[Given records Boundary: Start]

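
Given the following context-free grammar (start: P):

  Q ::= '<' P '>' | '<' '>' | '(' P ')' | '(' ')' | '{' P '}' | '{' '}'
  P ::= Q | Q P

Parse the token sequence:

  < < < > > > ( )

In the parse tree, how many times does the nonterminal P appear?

[P [Q < [P [Q < [P [Q < >]] >]] >] [P [Q ( )]]]

4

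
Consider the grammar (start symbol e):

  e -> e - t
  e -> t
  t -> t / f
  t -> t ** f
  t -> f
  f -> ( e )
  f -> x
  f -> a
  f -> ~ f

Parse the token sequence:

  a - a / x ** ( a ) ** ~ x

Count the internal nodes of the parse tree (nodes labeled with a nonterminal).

16

[e [e [t [f a]]] - [t [t [t [t [f a]] / [f x]] ** [f ( [e [t [f a]]] )]] ** [f ~ [f x]]]]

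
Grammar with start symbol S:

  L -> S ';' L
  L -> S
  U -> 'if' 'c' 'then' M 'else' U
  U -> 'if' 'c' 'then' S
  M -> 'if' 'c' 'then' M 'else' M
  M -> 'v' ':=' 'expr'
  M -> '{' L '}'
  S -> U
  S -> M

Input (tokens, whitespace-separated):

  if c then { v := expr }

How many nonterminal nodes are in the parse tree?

[S [U if c then [S [M { [L [S [M v := expr]]] }]]]]

7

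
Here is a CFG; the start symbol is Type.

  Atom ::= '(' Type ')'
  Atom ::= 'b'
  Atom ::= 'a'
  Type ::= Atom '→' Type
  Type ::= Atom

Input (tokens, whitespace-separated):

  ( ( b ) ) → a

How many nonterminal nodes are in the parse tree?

8

[Type [Atom ( [Type [Atom ( [Type [Atom b]] )]] )] → [Type [Atom a]]]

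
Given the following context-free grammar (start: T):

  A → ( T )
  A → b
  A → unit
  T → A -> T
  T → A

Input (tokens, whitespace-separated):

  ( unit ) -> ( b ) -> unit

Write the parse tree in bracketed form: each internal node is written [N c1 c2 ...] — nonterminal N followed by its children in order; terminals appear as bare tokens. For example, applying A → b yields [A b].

T
A -> T
( T ) -> T
( A ) -> T
( unit ) -> T
( unit ) -> A -> T
( unit ) -> ( T ) -> T
( unit ) -> ( A ) -> T
( unit ) -> ( b ) -> T
( unit ) -> ( b ) -> A
( unit ) -> ( b ) -> unit

[T [A ( [T [A unit]] )] -> [T [A ( [T [A b]] )] -> [T [A unit]]]]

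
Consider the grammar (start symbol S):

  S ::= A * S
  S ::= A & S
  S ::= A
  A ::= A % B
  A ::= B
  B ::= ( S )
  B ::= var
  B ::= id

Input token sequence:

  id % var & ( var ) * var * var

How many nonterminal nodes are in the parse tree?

17

[S [A [A [B id]] % [B var]] & [S [A [B ( [S [A [B var]]] )]] * [S [A [B var]] * [S [A [B var]]]]]]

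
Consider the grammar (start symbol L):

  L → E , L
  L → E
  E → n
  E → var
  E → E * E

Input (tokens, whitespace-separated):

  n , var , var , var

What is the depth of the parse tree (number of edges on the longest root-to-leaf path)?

5

[L [E n] , [L [E var] , [L [E var] , [L [E var]]]]]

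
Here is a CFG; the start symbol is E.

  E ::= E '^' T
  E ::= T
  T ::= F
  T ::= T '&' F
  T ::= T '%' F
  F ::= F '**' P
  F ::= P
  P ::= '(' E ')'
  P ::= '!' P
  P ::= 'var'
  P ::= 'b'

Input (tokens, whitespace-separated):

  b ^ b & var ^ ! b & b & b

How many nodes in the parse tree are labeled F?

[E [E [E [T [F [P b]]]] ^ [T [T [F [P b]]] & [F [P var]]]] ^ [T [T [T [F [P ! [P b]]]] & [F [P b]]] & [F [P b]]]]

6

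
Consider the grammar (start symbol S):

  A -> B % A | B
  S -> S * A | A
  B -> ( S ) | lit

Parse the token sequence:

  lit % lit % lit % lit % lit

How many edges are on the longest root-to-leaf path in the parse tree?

7

[S [A [B lit] % [A [B lit] % [A [B lit] % [A [B lit] % [A [B lit]]]]]]]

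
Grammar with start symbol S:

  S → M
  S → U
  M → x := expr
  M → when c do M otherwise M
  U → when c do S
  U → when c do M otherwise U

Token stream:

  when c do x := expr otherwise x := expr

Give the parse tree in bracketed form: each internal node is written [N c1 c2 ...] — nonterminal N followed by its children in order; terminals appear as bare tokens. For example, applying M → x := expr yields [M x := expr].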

[Given records Boundary: End]

What you are asked to do: Copy out every line of the data that includes the word "free".

Solution to this task:
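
Given the following context-free grammar (start: P):
Given the following context-free grammar (start: T):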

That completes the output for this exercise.